BEGIN Records

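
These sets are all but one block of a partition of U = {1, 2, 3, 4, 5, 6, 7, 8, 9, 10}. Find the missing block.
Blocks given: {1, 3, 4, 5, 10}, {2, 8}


U = {1, 2, 3, 4, 5, 6, 7, 8, 9, 10}
Shown blocks: {1, 3, 4, 5, 10}, {2, 8}
A partition's blocks are pairwise disjoint and cover U, so the missing block = U \ (union of shown blocks).
Union of shown blocks: {1, 2, 3, 4, 5, 8, 10}
Missing block = U \ (union) = {6, 7, 9}

{6, 7, 9}


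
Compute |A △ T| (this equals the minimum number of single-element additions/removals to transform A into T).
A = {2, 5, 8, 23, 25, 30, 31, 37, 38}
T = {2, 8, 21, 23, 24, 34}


Set A = {2, 5, 8, 23, 25, 30, 31, 37, 38}
Set T = {2, 8, 21, 23, 24, 34}
Elements to remove from A (in A, not in T): {5, 25, 30, 31, 37, 38} → 6 removals
Elements to add to A (in T, not in A): {21, 24, 34} → 3 additions
Total edits = 6 + 3 = 9

9


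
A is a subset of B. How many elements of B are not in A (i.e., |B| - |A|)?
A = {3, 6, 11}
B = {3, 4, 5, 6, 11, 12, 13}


Set A = {3, 6, 11}, |A| = 3
Set B = {3, 4, 5, 6, 11, 12, 13}, |B| = 7
Since A ⊆ B: B \ A = {4, 5, 12, 13}
|B| - |A| = 7 - 3 = 4

4


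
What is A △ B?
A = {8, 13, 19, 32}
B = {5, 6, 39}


Set A = {8, 13, 19, 32}
Set B = {5, 6, 39}
A △ B = (A \ B) ∪ (B \ A)
Elements in A but not B: {8, 13, 19, 32}
Elements in B but not A: {5, 6, 39}
A △ B = {5, 6, 8, 13, 19, 32, 39}

{5, 6, 8, 13, 19, 32, 39}


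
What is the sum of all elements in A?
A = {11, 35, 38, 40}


Set A = {11, 35, 38, 40}
Sum = 11 + 35 + 38 + 40 = 124

124


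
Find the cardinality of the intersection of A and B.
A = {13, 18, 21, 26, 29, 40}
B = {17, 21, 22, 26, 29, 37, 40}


Set A = {13, 18, 21, 26, 29, 40}
Set B = {17, 21, 22, 26, 29, 37, 40}
A ∩ B = {21, 26, 29, 40}
|A ∩ B| = 4

4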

END Records

* _Work task_: Return each record exactly as given.

* _Exercise answer_:
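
These sets are all but one block of a partition of U = {1, 2, 3, 4, 5, 6, 7, 8, 9, 10}. Find the missing block.
Blocks given: {1, 3, 4, 5, 10}, {2, 8}


U = {1, 2, 3, 4, 5, 6, 7, 8, 9, 10}
Shown blocks: {1, 3, 4, 5, 10}, {2, 8}
A partition's blocks are pairwise disjoint and cover U, so the missing block = U \ (union of shown blocks).
Union of shown blocks: {1, 2, 3, 4, 5, 8, 10}
Missing block = U \ (union) = {6, 7, 9}

{6, 7, 9}


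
Compute |A △ T| (this equals the minimum number of single-element additions/removals to transform A into T).
A = {2, 5, 8, 23, 25, 30, 31, 37, 38}
T = {2, 8, 21, 23, 24, 34}


Set A = {2, 5, 8, 23, 25, 30, 31, 37, 38}
Set T = {2, 8, 21, 23, 24, 34}
Elements to remove from A (in A, not in T): {5, 25, 30, 31, 37, 38} → 6 removals
Elements to add to A (in T, not in A): {21, 24, 34} → 3 additions
Total edits = 6 + 3 = 9

9


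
A is a subset of B. How many elements of B are not in A (i.e., |B| - |A|)?
A = {3, 6, 11}
B = {3, 4, 5, 6, 11, 12, 13}


Set A = {3, 6, 11}, |A| = 3
Set B = {3, 4, 5, 6, 11, 12, 13}, |B| = 7
Since A ⊆ B: B \ A = {4, 5, 12, 13}
|B| - |A| = 7 - 3 = 4

4


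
What is A △ B?
A = {8, 13, 19, 32}
B = {5, 6, 39}


Set A = {8, 13, 19, 32}
Set B = {5, 6, 39}
A △ B = (A \ B) ∪ (B \ A)
Elements in A but not B: {8, 13, 19, 32}
Elements in B but not A: {5, 6, 39}
A △ B = {5, 6, 8, 13, 19, 32, 39}

{5, 6, 8, 13, 19, 32, 39}


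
What is the sum of all elements in A?
A = {11, 35, 38, 40}


Set A = {11, 35, 38, 40}
Sum = 11 + 35 + 38 + 40 = 124

124


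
Find the cardinality of the intersection of A and B.
A = {13, 18, 21, 26, 29, 40}
B = {17, 21, 22, 26, 29, 37, 40}


Set A = {13, 18, 21, 26, 29, 40}
Set B = {17, 21, 22, 26, 29, 37, 40}
A ∩ B = {21, 26, 29, 40}
|A ∩ B| = 4

4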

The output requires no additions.